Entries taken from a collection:
•••••

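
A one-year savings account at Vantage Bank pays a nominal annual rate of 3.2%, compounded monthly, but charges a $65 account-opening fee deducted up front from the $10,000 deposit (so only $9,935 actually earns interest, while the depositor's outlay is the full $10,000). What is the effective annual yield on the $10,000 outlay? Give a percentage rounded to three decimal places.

Value after one year: 9,935 × (1 + 0.032/12)^12 = 9,935 × 1.032474 = $10,257.62.
Effective yield on the $10,000 outlay: 10,257.62 / 10,000 − 1 = 0.025762 = 2.576%.

2.576%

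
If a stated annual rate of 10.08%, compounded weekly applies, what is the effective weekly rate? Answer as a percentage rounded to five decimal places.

With a nominal annual rate compounded weekly, the periodic rate is the nominal rate divided by 52.
i = 0.1008 / 52 = 0.0019385 = 0.19385%.

0.19385%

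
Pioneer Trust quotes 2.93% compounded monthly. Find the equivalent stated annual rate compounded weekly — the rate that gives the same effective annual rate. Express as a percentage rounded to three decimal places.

EAR = (1 + 0.0293/12)^12 − 1 = 0.029697.
Solve (1 + r/52)^52 = 1.029697: r/52 = 1.029697^(1/52) − 1 = 0.000563, so r = 0.029273 = 2.927%.

2.927%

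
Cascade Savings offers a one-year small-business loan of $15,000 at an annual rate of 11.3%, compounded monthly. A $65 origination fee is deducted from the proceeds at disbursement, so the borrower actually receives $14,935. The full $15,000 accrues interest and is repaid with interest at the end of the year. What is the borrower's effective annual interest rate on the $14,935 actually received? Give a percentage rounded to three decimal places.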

•••••

Requirement:
Each entry needs to be written out again, exactly as given.

Worked solution:
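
A one-year savings account at Vantage Bank pays a nominal annual rate of 3.2%, compounded monthly, but charges a $65 account-opening fee deducted up front from the $10,000 deposit (so only $9,935 actually earns interest, while the depositor's outlay is the full $10,000). What is the effective annual yield on the $10,000 outlay? Give a percentage rounded to three decimal places.

Value after one year: 9,935 × (1 + 0.032/12)^12 = 9,935 × 1.032474 = $10,257.62.
Effective yield on the $10,000 outlay: 10,257.62 / 10,000 − 1 = 0.025762 = 2.576%.

2.576%

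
If a stated annual rate of 10.08%, compounded weekly applies, what is the effective weekly rate? Answer as a percentage rounded to five decimal places.

With a nominal annual rate compounded weekly, the periodic rate is the nominal rate divided by 52.
i = 0.1008 / 52 = 0.0019385 = 0.19385%.

0.19385%

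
Pioneer Trust quotes 2.93% compounded monthly. Find the equivalent stated annual rate compounded weekly — the rate that gives the same effective annual rate. Express as a percentage rounded to three decimal places.

EAR = (1 + 0.0293/12)^12 − 1 = 0.029697.
Solve (1 + r/52)^52 = 1.029697: r/52 = 1.029697^(1/52) − 1 = 0.000563, so r = 0.029273 = 2.927%.

2.927%

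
Cascade Savings offers a one-year small-business loan of $15,000 at an annual rate of 11.3%, compounded monthly. A $65 origination fee is deducted from the proceeds at disbursement, so the borrower actually receives $14,935. The full $15,000 accrues interest and is repaid with interest at the end of the year. What is the borrower's effective annual interest rate on the $14,935 actually received? Give a percentage rounded to three decimal places.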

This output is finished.